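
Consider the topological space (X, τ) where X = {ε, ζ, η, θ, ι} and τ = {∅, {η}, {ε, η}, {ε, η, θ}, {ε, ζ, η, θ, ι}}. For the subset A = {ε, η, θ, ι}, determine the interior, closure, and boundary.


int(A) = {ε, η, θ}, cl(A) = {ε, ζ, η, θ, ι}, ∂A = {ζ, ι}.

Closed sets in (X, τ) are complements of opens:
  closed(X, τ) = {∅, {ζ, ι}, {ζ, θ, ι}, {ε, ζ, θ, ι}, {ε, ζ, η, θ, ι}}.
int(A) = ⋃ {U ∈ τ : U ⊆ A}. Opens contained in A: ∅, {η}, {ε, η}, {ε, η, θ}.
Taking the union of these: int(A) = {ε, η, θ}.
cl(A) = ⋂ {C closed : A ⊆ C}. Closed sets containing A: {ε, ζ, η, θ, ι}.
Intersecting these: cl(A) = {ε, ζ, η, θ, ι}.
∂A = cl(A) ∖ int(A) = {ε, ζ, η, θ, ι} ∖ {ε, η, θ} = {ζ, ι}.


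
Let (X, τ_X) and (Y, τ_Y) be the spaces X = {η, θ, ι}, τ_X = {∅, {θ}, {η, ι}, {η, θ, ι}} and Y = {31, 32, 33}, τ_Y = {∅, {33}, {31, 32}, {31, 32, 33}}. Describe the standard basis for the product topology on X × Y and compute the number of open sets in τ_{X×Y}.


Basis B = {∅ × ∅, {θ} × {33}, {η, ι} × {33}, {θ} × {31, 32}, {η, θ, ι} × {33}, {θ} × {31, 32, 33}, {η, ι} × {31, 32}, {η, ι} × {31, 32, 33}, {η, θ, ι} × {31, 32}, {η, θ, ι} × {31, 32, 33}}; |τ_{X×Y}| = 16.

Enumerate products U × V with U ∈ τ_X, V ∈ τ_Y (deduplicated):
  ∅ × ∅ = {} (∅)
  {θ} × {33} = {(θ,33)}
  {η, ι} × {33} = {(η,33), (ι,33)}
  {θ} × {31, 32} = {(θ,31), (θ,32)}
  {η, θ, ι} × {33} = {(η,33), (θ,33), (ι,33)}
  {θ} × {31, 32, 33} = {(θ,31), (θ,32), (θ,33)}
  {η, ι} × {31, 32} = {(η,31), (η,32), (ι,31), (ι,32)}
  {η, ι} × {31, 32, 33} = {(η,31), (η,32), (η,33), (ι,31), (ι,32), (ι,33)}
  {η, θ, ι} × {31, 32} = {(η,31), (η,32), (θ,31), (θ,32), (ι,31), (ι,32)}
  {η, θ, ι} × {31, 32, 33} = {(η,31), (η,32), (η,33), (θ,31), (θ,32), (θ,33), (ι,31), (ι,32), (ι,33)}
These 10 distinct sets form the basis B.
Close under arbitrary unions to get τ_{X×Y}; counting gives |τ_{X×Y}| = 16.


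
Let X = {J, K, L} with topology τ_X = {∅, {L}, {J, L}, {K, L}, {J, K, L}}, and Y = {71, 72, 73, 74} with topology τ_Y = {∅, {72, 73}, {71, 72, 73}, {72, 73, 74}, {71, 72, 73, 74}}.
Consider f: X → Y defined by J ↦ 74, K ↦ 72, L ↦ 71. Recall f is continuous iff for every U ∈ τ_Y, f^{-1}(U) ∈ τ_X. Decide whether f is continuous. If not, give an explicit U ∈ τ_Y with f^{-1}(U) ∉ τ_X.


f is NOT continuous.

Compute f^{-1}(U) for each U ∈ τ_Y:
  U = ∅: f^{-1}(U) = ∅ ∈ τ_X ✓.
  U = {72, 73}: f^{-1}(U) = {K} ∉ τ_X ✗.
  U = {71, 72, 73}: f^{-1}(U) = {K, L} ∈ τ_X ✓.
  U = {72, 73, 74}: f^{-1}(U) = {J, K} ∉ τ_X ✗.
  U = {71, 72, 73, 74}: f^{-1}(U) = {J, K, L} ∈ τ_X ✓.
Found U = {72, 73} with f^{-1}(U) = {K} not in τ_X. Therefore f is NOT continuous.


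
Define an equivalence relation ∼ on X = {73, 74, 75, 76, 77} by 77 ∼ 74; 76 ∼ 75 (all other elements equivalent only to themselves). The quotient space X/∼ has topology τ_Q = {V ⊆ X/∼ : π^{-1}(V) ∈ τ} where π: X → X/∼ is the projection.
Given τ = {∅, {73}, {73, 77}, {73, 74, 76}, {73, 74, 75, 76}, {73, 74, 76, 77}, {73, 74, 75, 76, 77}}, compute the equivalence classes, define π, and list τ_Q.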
══════════════════════════════
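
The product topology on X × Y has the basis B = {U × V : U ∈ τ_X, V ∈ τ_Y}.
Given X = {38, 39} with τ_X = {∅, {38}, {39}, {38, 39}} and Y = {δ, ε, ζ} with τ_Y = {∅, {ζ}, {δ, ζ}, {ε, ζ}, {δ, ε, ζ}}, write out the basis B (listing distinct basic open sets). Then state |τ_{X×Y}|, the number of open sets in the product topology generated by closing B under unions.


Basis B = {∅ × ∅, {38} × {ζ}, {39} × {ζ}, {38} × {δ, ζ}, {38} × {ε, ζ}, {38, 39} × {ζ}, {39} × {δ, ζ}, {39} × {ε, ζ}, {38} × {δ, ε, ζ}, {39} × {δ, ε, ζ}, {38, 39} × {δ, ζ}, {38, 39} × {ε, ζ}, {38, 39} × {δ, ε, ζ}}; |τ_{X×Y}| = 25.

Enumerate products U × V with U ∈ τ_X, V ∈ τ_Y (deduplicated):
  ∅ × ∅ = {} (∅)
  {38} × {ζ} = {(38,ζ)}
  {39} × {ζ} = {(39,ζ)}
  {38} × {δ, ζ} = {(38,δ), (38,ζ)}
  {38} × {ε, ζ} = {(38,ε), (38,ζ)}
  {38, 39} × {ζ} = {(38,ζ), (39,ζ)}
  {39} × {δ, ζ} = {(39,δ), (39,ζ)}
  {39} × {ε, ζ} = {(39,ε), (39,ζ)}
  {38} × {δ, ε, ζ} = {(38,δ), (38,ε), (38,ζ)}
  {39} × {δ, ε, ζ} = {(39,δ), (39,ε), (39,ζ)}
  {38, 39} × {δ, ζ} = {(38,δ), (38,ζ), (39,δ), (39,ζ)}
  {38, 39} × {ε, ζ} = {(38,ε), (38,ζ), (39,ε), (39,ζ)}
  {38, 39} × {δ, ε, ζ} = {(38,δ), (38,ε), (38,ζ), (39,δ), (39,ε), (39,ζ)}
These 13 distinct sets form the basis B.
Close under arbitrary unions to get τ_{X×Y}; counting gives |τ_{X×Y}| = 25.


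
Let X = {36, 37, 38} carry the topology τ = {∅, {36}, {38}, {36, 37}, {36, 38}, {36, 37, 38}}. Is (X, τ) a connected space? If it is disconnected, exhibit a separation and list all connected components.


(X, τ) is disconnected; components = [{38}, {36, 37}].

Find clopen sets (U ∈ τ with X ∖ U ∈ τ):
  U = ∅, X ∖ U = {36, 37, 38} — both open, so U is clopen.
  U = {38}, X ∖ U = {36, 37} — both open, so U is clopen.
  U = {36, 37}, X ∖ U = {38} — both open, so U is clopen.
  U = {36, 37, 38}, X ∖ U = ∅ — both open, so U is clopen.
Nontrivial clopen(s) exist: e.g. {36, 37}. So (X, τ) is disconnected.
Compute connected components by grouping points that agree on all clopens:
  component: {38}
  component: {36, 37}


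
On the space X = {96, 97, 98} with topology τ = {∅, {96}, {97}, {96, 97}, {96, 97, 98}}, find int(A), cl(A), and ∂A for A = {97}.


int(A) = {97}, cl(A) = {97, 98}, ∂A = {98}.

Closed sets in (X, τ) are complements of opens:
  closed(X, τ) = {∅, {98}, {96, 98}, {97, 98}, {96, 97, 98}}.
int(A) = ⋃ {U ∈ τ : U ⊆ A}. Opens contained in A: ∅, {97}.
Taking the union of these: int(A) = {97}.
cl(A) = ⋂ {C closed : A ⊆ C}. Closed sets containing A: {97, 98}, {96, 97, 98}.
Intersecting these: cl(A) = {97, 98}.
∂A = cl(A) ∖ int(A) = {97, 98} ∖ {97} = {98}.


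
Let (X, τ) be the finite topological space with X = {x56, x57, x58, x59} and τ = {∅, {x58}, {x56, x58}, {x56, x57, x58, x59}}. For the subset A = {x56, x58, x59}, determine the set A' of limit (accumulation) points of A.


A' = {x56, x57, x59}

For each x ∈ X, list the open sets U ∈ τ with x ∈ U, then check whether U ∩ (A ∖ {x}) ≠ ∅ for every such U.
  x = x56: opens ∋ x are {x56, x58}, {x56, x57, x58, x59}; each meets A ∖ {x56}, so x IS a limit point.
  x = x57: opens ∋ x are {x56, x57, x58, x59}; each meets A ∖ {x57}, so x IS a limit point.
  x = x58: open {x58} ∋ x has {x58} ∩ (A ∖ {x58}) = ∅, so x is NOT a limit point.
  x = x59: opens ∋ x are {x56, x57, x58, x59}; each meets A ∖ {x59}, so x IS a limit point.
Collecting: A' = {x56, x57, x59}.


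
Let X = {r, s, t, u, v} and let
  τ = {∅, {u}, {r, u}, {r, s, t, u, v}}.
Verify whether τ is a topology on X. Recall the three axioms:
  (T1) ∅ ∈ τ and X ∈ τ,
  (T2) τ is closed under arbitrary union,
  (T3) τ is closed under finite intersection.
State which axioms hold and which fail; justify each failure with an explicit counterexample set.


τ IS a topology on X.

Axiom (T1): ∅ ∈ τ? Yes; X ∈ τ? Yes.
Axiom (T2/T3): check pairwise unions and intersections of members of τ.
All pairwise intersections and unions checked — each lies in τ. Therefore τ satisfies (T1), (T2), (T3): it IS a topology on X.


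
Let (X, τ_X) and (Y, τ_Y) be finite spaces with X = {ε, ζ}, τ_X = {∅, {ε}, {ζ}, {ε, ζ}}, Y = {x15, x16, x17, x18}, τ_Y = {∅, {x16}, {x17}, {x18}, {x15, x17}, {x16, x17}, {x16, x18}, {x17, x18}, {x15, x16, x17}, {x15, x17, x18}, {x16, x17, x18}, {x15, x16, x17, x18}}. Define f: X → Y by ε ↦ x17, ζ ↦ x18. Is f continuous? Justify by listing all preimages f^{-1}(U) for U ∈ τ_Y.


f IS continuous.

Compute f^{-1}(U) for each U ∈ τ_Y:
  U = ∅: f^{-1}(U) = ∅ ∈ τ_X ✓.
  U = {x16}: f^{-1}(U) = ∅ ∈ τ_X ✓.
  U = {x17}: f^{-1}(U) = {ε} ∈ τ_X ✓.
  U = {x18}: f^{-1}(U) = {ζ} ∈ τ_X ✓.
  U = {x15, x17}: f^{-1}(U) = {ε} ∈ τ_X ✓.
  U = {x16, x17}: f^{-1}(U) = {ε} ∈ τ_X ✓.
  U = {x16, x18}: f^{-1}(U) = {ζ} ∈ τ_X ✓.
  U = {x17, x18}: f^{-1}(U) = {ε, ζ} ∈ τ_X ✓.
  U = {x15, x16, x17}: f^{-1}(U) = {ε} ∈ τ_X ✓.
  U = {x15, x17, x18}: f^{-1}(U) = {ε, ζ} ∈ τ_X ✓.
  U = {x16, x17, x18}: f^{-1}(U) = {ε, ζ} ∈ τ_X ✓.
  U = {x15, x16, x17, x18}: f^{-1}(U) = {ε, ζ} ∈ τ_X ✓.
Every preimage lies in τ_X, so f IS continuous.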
══════════════════════════════
Exactly the lines above from the one with "Let (X, τ) be" to the one with "(T2) τ is closed", both included, are to be quoted; leave the rest out.

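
Let (X, τ) be the finite topological space with X = {x56, x57, x58, x59} and τ = {∅, {x58}, {x56, x58}, {x56, x57, x58, x59}}. For the subset A = {x56, x58, x59}, determine the set A' of limit (accumulation) points of A.


A' = {x56, x57, x59}

For each x ∈ X, list the open sets U ∈ τ with x ∈ U, then check whether U ∩ (A ∖ {x}) ≠ ∅ for every such U.
  x = x56: opens ∋ x are {x56, x58}, {x56, x57, x58, x59}; each meets A ∖ {x56}, so x IS a limit point.
  x = x57: opens ∋ x are {x56, x57, x58, x59}; each meets A ∖ {x57}, so x IS a limit point.
  x = x58: open {x58} ∋ x has {x58} ∩ (A ∖ {x58}) = ∅, so x is NOT a limit point.
  x = x59: opens ∋ x are {x56, x57, x58, x59}; each meets A ∖ {x59}, so x IS a limit point.
Collecting: A' = {x56, x57, x59}.


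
Let X = {r, s, t, u, v} and let
  τ = {∅, {u}, {r, u}, {r, s, t, u, v}}.
Verify whether τ is a topology on X. Recall the three axioms:
  (T1) ∅ ∈ τ and X ∈ τ,
  (T2) τ is closed under arbitrary union,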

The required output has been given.